(Stored items)

-- Opening Marker --

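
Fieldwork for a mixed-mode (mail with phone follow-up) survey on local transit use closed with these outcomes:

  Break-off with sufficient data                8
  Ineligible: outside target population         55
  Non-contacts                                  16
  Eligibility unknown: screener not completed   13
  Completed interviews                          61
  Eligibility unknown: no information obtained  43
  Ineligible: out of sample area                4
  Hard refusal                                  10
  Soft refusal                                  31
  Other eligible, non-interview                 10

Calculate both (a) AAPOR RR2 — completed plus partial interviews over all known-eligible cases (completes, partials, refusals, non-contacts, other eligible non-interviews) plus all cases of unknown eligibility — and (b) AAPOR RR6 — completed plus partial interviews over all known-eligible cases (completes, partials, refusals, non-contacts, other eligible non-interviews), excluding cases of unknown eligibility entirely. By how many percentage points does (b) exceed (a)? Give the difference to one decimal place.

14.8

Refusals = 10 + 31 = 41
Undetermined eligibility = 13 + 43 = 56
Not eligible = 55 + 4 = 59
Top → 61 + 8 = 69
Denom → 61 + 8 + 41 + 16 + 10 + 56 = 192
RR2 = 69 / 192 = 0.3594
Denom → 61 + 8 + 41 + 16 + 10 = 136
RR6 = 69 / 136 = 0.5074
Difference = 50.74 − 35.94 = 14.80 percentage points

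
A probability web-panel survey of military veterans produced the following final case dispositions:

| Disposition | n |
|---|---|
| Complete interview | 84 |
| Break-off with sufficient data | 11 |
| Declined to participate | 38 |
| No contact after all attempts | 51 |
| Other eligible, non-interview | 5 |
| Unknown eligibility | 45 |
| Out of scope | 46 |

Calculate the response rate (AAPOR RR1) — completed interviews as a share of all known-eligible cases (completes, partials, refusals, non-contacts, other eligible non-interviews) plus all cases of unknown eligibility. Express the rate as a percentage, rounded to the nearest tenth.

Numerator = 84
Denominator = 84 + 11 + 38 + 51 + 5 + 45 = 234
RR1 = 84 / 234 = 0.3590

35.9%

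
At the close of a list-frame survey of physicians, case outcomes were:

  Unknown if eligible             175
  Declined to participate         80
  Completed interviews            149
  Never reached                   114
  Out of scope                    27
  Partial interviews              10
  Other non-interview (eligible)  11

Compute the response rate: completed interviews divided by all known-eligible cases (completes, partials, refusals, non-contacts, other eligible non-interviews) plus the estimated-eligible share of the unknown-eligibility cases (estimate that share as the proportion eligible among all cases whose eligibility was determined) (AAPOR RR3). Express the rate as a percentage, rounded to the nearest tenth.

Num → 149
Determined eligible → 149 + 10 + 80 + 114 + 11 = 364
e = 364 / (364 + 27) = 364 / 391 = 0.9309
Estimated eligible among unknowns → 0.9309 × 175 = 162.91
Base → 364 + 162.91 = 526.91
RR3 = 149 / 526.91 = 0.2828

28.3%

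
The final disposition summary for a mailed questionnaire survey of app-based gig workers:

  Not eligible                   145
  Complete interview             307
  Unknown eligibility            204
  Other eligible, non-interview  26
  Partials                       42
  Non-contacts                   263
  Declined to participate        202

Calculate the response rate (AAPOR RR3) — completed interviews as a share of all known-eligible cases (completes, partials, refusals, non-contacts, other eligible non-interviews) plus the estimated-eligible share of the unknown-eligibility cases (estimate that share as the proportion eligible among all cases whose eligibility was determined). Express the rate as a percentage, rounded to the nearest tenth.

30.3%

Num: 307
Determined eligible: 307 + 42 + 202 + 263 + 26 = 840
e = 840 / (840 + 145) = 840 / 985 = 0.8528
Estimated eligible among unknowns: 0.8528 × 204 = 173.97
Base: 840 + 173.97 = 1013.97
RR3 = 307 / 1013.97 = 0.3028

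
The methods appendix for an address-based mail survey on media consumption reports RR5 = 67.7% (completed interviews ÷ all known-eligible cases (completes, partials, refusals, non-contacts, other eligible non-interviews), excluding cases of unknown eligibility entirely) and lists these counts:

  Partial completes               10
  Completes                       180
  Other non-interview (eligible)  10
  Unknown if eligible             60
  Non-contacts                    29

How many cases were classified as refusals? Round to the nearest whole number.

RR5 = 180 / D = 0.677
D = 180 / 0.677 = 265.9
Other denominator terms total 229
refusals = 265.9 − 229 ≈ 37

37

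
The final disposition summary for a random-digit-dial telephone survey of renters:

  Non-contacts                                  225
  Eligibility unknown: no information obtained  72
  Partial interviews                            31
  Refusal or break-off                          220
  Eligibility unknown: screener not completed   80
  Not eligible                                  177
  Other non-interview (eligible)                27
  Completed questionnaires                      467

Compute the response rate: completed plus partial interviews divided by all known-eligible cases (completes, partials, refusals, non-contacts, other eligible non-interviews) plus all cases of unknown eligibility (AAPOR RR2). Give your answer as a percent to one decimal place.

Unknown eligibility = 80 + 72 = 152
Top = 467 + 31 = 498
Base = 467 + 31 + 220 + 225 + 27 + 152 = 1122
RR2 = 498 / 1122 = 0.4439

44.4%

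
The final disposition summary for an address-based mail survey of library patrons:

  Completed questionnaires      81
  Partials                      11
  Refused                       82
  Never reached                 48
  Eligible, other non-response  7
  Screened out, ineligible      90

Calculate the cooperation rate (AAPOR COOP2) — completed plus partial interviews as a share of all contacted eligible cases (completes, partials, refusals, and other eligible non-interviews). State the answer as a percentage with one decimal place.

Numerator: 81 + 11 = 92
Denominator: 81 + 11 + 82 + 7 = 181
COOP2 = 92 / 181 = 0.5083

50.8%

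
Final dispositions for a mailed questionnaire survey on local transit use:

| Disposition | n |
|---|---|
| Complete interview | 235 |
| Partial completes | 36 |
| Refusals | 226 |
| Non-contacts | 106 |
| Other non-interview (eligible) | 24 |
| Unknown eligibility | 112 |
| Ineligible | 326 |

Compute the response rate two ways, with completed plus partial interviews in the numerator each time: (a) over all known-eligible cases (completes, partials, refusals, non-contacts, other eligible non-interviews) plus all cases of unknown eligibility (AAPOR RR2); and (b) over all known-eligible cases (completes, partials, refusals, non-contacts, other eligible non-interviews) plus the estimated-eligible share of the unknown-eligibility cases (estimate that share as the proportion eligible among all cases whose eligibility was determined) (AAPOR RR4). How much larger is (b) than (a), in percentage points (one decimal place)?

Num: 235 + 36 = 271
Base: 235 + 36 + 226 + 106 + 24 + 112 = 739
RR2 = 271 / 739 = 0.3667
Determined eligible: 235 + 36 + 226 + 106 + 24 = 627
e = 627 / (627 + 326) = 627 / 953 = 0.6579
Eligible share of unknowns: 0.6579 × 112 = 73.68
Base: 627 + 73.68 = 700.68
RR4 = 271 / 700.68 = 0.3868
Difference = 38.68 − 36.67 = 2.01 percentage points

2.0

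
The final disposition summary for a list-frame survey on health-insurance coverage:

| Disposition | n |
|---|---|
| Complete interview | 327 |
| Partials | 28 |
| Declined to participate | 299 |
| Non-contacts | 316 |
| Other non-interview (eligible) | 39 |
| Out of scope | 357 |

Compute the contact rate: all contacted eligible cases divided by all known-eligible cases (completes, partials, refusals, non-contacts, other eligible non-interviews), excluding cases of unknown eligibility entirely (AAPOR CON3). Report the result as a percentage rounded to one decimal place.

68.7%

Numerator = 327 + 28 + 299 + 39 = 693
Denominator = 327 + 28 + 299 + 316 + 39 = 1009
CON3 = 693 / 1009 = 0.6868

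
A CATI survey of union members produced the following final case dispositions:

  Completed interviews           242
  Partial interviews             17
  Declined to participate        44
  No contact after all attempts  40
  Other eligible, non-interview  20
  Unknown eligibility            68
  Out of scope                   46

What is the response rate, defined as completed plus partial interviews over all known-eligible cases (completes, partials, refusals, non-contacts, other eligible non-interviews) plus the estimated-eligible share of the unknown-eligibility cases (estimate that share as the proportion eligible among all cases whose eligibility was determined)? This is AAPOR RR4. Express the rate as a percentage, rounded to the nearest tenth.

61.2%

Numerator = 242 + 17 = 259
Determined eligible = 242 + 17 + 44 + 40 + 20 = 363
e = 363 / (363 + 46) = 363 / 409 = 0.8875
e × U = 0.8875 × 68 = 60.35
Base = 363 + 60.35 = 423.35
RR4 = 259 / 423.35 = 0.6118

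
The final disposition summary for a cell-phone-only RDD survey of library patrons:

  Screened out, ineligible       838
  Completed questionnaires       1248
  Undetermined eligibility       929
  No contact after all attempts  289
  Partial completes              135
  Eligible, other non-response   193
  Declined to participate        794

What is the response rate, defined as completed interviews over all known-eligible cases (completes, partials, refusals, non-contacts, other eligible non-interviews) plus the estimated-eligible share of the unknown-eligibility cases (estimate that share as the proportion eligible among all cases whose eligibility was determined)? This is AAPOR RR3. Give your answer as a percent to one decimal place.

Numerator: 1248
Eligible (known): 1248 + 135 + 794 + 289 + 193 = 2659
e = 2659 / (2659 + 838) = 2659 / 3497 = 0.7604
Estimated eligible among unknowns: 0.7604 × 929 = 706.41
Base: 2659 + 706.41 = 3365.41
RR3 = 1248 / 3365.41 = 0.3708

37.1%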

-- Closing Marker --
-- Opening Marker --

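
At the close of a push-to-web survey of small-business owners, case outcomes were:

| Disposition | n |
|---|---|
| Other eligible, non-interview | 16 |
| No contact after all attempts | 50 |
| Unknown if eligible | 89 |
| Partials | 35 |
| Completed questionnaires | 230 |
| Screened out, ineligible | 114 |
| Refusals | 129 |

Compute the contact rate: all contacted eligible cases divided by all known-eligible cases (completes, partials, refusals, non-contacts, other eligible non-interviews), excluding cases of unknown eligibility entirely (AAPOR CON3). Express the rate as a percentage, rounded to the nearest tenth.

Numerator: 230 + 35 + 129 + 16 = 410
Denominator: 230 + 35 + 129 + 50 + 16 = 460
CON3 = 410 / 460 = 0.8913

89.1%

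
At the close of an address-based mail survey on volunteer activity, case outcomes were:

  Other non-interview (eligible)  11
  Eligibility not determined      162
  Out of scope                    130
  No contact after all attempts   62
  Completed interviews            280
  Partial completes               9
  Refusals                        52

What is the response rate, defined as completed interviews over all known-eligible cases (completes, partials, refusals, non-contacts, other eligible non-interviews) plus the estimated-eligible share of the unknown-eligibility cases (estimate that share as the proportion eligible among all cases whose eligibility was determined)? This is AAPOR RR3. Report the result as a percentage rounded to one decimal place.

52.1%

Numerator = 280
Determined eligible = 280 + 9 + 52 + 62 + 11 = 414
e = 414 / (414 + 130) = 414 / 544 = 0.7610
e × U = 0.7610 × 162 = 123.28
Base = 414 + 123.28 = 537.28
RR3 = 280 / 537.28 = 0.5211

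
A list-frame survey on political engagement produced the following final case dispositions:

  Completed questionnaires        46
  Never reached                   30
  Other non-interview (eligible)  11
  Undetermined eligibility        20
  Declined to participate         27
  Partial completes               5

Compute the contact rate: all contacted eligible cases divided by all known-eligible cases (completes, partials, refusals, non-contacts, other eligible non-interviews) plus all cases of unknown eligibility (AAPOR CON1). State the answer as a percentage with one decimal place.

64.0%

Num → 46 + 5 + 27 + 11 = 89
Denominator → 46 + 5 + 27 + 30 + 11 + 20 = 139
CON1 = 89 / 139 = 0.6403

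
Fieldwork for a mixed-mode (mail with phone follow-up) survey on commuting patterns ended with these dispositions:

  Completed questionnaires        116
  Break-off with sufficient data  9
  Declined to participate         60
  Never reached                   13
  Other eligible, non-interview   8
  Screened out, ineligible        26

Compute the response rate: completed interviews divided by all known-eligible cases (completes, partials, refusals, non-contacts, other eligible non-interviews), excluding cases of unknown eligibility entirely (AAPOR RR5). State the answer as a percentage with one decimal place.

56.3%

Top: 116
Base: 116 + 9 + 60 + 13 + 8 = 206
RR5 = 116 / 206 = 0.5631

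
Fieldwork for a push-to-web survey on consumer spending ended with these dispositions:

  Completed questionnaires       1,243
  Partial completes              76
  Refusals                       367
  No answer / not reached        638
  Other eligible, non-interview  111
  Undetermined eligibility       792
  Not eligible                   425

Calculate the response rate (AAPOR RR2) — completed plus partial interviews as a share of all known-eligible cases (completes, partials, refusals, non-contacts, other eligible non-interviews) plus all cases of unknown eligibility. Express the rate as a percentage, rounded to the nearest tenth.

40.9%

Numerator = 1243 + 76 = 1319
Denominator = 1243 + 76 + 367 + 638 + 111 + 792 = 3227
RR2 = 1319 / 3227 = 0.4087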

-- Closing Marker --

=== EXERCISE DESCRIPTION ===
Count the lines above that contain the word "local", and give only that number.

=== RESULT FOR THIS TASK ===
2